***** Provided material

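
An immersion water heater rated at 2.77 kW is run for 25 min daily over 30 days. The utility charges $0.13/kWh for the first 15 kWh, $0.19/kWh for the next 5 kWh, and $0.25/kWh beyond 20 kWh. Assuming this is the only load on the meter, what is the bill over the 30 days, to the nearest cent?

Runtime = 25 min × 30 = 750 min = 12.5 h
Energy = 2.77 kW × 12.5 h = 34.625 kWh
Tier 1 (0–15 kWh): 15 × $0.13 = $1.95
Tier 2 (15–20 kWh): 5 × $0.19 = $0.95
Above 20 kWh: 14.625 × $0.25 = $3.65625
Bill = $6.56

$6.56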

**********
***** Provided material

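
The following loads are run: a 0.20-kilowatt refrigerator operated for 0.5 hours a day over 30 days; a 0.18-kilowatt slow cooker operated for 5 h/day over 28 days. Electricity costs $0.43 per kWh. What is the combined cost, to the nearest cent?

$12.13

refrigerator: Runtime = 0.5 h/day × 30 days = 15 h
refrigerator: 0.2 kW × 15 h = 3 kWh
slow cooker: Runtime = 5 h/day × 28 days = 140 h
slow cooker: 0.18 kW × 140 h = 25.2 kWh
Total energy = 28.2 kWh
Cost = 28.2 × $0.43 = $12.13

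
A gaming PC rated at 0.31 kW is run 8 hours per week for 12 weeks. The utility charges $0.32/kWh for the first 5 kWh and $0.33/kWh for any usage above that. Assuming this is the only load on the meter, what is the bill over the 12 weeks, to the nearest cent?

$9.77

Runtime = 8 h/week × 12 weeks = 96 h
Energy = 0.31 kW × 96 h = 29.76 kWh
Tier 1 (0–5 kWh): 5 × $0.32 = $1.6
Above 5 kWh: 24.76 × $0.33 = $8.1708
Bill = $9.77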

**********
***** Provided material

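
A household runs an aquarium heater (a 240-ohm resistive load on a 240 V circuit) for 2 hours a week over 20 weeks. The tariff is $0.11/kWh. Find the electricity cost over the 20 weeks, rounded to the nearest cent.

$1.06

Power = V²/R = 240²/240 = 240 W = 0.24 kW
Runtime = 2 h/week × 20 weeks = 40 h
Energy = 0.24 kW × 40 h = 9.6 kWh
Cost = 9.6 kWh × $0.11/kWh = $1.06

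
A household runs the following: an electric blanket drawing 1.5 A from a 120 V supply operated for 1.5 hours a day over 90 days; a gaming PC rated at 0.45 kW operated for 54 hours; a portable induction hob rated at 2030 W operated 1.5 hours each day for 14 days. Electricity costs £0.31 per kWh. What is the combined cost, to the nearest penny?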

**********

> Exercise details: From the records above, retype only the lines starting at the line that contains "A household runs an" and ending at the line that contains "A household runs the", both included.

> Task output:
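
A household runs an aquarium heater (a 240-ohm resistive load on a 240 V circuit) for 2 hours a week over 20 weeks. The tariff is $0.11/kWh. Find the electricity cost over the 20 weeks, rounded to the nearest cent.

$1.06

Power = V²/R = 240²/240 = 240 W = 0.24 kW
Runtime = 2 h/week × 20 weeks = 40 h
Energy = 0.24 kW × 40 h = 9.6 kWh
Cost = 9.6 kWh × $0.11/kWh = $1.06

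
A household runs the following: an electric blanket drawing 1.5 A from a 120 V supply operated for 1.5 hours a day over 90 days; a gaming PC rated at 0.45 kW operated for 54 hours; a portable induction hob rated at 2030 W operated 1.5 hours each day for 14 days. Electricity costs £0.31 per kWh. What is the combined cost, to the nearest penny?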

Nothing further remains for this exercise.